Stored entries
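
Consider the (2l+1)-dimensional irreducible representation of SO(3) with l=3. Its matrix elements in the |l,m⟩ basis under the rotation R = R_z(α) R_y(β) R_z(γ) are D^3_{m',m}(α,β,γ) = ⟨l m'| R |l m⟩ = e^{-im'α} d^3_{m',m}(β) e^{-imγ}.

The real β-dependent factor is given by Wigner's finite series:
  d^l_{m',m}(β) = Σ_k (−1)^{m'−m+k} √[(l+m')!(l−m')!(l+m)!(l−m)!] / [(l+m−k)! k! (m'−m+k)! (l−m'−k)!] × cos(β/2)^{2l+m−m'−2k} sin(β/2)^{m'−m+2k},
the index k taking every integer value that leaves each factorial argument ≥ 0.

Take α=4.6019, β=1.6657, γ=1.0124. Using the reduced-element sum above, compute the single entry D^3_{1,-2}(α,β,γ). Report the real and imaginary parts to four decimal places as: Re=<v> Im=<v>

Re=0.2605 Im=0.1650

D^3_{1,-2}(4.6019,1.6657,1.0124) = e^{-i·1·4.6019}·d^3_{1,-2}(1.6657)·e^{-i·-2·1.0124}. Compute d first:
With c≡cos(β/2)=0.672770 and s≡sin(β/2)=0.739852, N=[24·2·1·120]^{1/2}=75.894664
The bounds max(0,m−m')=0 and min(l+m,l−m')=1 give 2 terms
  k=0: (−1)^3·75.8947/(12)·0.6728^3·0.7399^3 = -0.779945
  k=1: (−1)^4·75.8947/(24)·0.6728^1·0.7399^5 = +0.471618
d^3_{1,-2}(1.6657) = -0.779945 +0.471618 = -0.308327
Attach z-rotation phases: D = e^{-i(1)(4.6019)}·(-0.308327)·e^{-i(-2)(1.0124)} = +0.260493+0.164951i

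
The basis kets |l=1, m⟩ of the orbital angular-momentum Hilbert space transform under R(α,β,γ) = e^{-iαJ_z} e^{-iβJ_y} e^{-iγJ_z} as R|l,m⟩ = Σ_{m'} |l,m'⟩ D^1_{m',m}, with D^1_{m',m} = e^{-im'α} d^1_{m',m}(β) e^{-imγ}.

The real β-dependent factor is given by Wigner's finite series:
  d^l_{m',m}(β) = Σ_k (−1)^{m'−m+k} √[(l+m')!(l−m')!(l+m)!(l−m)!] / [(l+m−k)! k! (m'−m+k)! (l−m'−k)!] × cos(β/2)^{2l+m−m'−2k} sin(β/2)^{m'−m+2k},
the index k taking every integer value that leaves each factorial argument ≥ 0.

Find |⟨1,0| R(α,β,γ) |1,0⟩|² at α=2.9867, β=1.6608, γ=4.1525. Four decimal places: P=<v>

Split into d^1_{0,0}(β=1.6608) × two z-phases.
Half-angle: c=0.674581, s=0.738201. N=√(1·1·1·1)=1.000000
k∈{0,1} keeps every argument non-negative
  k=0: (−1)^0·1.0000/(1)·0.6746^2·0.7382^0 = +0.455059
  k=1: (−1)^1·1.0000/(1)·0.6746^0·0.7382^2 = -0.544941
d^1_{0,0}(1.6608) = +0.455059 -0.544941 = -0.089882
|D^1_{0,0}|² = |d^1_{0,0}(β)|² = (-0.089882)² = 0.008079 (the z-rotation phases have unit modulus)

P=0.0081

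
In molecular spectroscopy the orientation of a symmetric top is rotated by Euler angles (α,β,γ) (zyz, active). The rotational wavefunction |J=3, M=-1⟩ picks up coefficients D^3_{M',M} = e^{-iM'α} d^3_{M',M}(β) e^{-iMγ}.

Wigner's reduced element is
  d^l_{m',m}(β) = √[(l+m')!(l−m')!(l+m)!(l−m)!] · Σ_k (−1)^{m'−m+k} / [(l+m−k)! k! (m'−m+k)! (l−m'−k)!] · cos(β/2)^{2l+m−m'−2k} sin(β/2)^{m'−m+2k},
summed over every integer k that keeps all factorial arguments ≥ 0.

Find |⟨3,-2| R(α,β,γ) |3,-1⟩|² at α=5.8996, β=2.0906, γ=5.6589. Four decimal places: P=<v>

Split into d^3_{-2,-1}(β=2.0906) × two z-phases.
Half-angle: c=0.501642, s=0.865075. N=√(1·120·2·24)=75.894664
Admissible k: 1..2 (factorial args all ≥0)
  k=1: (−1)^0·75.8947/(24)·0.5016^5·0.8651^1 = +0.086901
  k=2: (−1)^1·75.8947/(12)·0.5016^3·0.8651^3 = -0.516861
d^3_{-2,-1}(2.0906) = +0.086901 -0.516861 = -0.429960
|D^3_{-2,-1}|² = |d^3_{-2,-1}(β)|² = (-0.429960)² = 0.184866 (the z-rotation phases have unit modulus)

P=0.1849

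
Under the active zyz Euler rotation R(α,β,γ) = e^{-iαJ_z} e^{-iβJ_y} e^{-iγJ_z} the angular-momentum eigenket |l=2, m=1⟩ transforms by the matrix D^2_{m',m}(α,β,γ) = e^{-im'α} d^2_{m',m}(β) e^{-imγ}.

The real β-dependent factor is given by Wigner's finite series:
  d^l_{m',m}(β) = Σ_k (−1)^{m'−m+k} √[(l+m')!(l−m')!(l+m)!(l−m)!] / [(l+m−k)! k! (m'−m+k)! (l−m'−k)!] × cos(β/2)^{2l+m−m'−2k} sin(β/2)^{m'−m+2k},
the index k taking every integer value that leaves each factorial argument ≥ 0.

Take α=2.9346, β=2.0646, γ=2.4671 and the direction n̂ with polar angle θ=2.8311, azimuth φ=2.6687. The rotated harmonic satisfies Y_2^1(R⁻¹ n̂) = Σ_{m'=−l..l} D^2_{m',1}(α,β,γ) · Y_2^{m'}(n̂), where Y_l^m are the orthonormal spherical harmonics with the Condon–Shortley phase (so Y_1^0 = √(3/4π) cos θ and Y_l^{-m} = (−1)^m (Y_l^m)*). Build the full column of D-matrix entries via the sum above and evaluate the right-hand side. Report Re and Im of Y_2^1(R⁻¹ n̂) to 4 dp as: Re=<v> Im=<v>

Need the full column D^2_{m',1} for m'=−2..2 at α=2.9346, β=2.0646, γ=2.4671.
cos(β/2)=0.512846, sin(β/2)=0.858481
d^2_{-2,1}: single k=3 term ⇒ +0.648946;  D = -0.627050-0.167150i
d^2_{-1,1}: k∈[2..3] ⇒ +0.581508 -0.543153 = +0.038355;  D = +0.034239+0.017285i
d^2_{0,1}: k∈[1..2] ⇒ +0.283639 -0.794793 = -0.511154;  D = +0.399223+0.319216i
d^2_{1,1}: k∈[0..1] ⇒ +0.069175 -0.581508 = -0.512334;  D = -0.325847-0.395360i
d^2_{2,1}: single k=0 term ⇒ -0.231590;  D = +0.107420+0.205171i
Y_2^{m'}(θ=2.8311,φ=2.6687) and Σ D·Y over m':
  (-0.6271-0.1671i)·(+0.0211+0.0292i)  (+0.0342+0.0173i)·(+0.2001+0.1024i)  (+0.3992+0.3192i)·(+0.5425+0.0000i)  (-0.3258-0.3954i)·(-0.2001+0.1024i)  (+0.1074+0.2052i)·(+0.0211-0.0292i)
Y_2^1(R⁻¹ n̂) = +0.327236+0.205201i

Re=0.3272 Im=0.2052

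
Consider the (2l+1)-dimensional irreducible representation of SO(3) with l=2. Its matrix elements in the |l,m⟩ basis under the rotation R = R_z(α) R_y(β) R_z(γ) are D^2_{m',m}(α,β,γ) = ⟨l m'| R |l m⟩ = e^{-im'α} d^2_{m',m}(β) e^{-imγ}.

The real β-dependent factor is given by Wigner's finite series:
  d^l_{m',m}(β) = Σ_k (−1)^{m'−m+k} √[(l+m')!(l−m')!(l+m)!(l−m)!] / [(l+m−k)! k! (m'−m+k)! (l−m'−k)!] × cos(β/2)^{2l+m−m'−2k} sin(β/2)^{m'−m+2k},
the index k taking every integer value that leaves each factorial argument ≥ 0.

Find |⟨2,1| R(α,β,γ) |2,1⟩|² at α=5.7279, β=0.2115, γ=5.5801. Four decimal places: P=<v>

First d^2_{1,1}(β=0.2115), then the phase factors e^{-i(1)α} and e^{-i(1)γ}:
With c≡cos(β/2)=0.994414 and s≡sin(β/2)=0.105553, N=[6·1·6·1]^{1/2}=6.000000
k∈{0,1} keeps every argument non-negative
  k=0: (−1)^0·6.0000/(6)·0.9944^4·0.1056^0 = +0.977841
  k=1: (−1)^1·6.0000/(2)·0.9944^2·0.1056^2 = -0.033052
d^2_{1,1}(0.2115) = +0.977841 -0.033052 = +0.944789
|D^2_{1,1}|² = |d^2_{1,1}(β)|² = (+0.944789)² = 0.892627 (the z-rotation phases have unit modulus)

P=0.8926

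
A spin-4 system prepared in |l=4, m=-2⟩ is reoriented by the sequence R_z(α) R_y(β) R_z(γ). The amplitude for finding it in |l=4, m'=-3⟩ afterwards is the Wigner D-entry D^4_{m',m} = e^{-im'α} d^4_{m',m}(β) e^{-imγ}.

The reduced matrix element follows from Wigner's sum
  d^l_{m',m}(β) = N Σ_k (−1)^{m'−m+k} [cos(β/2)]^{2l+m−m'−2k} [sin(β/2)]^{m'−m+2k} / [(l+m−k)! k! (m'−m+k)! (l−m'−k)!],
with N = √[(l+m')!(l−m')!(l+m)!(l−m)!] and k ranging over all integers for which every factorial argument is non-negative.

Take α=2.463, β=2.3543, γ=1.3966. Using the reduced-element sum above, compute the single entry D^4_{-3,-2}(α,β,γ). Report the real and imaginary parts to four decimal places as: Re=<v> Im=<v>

Re=0.0503 Im=0.0475

First d^4_{-3,-2}(β=2.3543), then the phase factors e^{-i(-3)α} and e^{-i(-2)γ}:
Half-angle: c=0.383558, s=0.923517. N=√(1·5040·2·720)=2693.993318
The bounds max(0,m−m')=1 and min(l+m,l−m')=2 give 2 terms
  k=1: (−1)^0·2693.9933/(720)·0.3836^7·0.9235^1 = +0.004220
  k=2: (−1)^1·2693.9933/(240)·0.3836^5·0.9235^3 = -0.073397
d^4_{-3,-2}(2.3543) = +0.004220 -0.073397 = -0.069177
Attach z-rotation phases: D = e^{-i(-3)(2.463)}·(-0.069177)·e^{-i(-2)(1.3966)} = +0.050264+0.047528i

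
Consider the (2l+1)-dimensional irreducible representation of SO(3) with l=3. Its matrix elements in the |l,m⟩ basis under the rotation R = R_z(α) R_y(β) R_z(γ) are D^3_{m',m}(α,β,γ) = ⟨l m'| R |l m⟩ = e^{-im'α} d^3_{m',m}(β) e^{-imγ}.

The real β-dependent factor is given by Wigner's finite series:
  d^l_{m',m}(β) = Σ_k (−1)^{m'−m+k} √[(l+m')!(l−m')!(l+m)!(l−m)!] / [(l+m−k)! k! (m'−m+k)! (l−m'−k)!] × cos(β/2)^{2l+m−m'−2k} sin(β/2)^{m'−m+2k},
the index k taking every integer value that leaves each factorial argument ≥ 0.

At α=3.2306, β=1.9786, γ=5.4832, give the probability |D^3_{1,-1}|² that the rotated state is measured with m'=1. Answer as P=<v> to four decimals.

P=0.2071

Split into d^3_{1,-1}(β=1.9786) × two z-phases.
c=cos(1.9786/2)=0.549275, s=sin(1.9786/2)=0.835642; N=√[24·2·2·24]=48.000000
k∈{0,1,2} keeps every argument non-negative
  k=0: (−1)^2·48.0000/(8)·0.5493^4·0.8356^2 = +0.381374
  k=1: (−1)^3·48.0000/(6)·0.5493^2·0.8356^4 = -1.176928
  k=2: (−1)^4·48.0000/(48)·0.5493^0·0.8356^6 = +0.340503
d^3_{1,-1}(1.9786) = +0.381374 -1.176928 +0.340503 = -0.455052
|D^3_{1,-1}|² = |d^3_{1,-1}(β)|² = (-0.455052)² = 0.207072 (the z-rotation phases have unit modulus)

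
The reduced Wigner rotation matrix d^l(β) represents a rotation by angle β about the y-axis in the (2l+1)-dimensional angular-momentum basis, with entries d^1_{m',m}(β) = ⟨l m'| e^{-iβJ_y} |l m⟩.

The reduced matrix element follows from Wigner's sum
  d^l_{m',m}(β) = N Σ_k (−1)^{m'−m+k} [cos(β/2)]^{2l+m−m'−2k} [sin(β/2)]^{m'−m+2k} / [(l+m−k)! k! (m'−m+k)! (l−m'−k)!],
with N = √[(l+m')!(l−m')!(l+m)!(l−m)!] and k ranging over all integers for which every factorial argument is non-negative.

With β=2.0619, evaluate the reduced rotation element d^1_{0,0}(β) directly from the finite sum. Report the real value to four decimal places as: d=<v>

d^1_{0,0}(β=2.0619) via Wigner's sum:
Half-angle: c=0.514004, s=0.857788. N=√(1·1·1·1)=1.000000
k∈{0,1} keeps every argument non-negative
  k=0: (−1)^0·1.0000/(1)·0.5140^2·0.8578^0 = +0.264200
  k=1: (−1)^1·1.0000/(1)·0.5140^0·0.8578^2 = -0.735800
d^1_{0,0}(2.0619) = +0.264200 -0.735800 = -0.471599

d=-0.4716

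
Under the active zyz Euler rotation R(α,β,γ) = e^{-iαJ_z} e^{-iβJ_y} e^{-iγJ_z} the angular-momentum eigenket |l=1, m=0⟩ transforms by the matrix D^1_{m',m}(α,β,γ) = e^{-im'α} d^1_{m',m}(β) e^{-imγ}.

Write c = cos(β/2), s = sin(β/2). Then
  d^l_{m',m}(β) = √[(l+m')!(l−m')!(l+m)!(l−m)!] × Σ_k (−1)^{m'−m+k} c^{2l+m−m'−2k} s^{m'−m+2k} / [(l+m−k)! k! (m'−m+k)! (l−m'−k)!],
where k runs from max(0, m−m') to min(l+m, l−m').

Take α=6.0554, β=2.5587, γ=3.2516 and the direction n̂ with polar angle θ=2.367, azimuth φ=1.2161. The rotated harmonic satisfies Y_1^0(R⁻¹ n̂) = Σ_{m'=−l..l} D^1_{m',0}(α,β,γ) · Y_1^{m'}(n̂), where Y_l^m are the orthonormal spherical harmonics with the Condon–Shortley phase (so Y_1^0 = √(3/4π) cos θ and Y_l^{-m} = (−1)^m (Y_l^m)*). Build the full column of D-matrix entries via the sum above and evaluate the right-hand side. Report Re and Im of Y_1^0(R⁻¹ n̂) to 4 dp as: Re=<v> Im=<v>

Re=0.3154 Im=0.0000

Need the full column D^1_{m',0} for m'=−1..1 at α=6.0554, β=2.5587, γ=3.2516.
cos(β/2)=0.287338, sin(β/2)=0.957829
d^1_{-1,0}: single k=1 term ⇒ +0.389221;  D = +0.379167-0.087894i
d^1_{0,0}: k∈[0..1] ⇒ +0.082563 -0.917437 = -0.834874;  D = -0.834874+0.000000i
d^1_{1,0}: single k=0 term ⇒ -0.389221;  D = -0.379167-0.087894i
Y_1^{m'}(θ=2.367,φ=1.2161) and Σ D·Y over m':
  (+0.3792-0.0879i)·(+0.0839-0.2266i)  (-0.8349+0.0000i)·(-0.3492+0.0000i)  (-0.3792-0.0879i)·(-0.0839-0.2266i)
Y_1^0(R⁻¹ n̂) = +0.315353+0.000000i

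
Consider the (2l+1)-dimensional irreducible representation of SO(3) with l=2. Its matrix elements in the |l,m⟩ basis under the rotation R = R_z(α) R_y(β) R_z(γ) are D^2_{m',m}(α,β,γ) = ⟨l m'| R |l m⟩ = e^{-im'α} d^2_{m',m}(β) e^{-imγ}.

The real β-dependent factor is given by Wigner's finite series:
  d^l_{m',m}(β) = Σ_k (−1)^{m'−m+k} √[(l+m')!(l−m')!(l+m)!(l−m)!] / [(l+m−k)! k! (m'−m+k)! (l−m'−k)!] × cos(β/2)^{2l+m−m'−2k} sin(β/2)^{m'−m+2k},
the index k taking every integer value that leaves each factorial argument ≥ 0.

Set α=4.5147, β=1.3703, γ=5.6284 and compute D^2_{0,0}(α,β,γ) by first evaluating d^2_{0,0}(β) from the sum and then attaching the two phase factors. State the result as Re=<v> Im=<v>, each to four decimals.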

DESCRIPTION OF THE TASK
The response must consist of the lines above, from the first one through the line containing "The basis kets", reproduced exactly.

WRITTEN REPLY
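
Consider the (2l+1)-dimensional irreducible representation of SO(3) with l=3. Its matrix elements in the |l,m⟩ basis under the rotation R = R_z(α) R_y(β) R_z(γ) are D^3_{m',m}(α,β,γ) = ⟨l m'| R |l m⟩ = e^{-im'α} d^3_{m',m}(β) e^{-imγ}.

The real β-dependent factor is given by Wigner's finite series:
  d^l_{m',m}(β) = Σ_k (−1)^{m'−m+k} √[(l+m')!(l−m')!(l+m)!(l−m)!] / [(l+m−k)! k! (m'−m+k)! (l−m'−k)!] × cos(β/2)^{2l+m−m'−2k} sin(β/2)^{m'−m+2k},
the index k taking every integer value that leaves each factorial argument ≥ 0.

Take α=4.6019, β=1.6657, γ=1.0124. Using the reduced-element sum above, compute the single entry D^3_{1,-2}(α,β,γ). Report the real and imaginary parts to four decimal places as: Re=<v> Im=<v>

Re=0.2605 Im=0.1650

D^3_{1,-2}(4.6019,1.6657,1.0124) = e^{-i·1·4.6019}·d^3_{1,-2}(1.6657)·e^{-i·-2·1.0124}. Compute d first:
With c≡cos(β/2)=0.672770 and s≡sin(β/2)=0.739852, N=[24·2·1·120]^{1/2}=75.894664
The bounds max(0,m−m')=0 and min(l+m,l−m')=1 give 2 terms
  k=0: (−1)^3·75.8947/(12)·0.6728^3·0.7399^3 = -0.779945
  k=1: (−1)^4·75.8947/(24)·0.6728^1·0.7399^5 = +0.471618
d^3_{1,-2}(1.6657) = -0.779945 +0.471618 = -0.308327
Attach z-rotation phases: D = e^{-i(1)(4.6019)}·(-0.308327)·e^{-i(-2)(1.0124)} = +0.260493+0.164951i

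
The basis kets |l=1, m⟩ of the orbital angular-momentum Hilbert space transform under R(α,β,γ) = e^{-iαJ_z} e^{-iβJ_y} e^{-iγJ_z} as R|l,m⟩ = Σ_{m'} |l,m'⟩ D^1_{m',m}, with D^1_{m',m} = e^{-im'α} d^1_{m',m}(β) e^{-imγ}.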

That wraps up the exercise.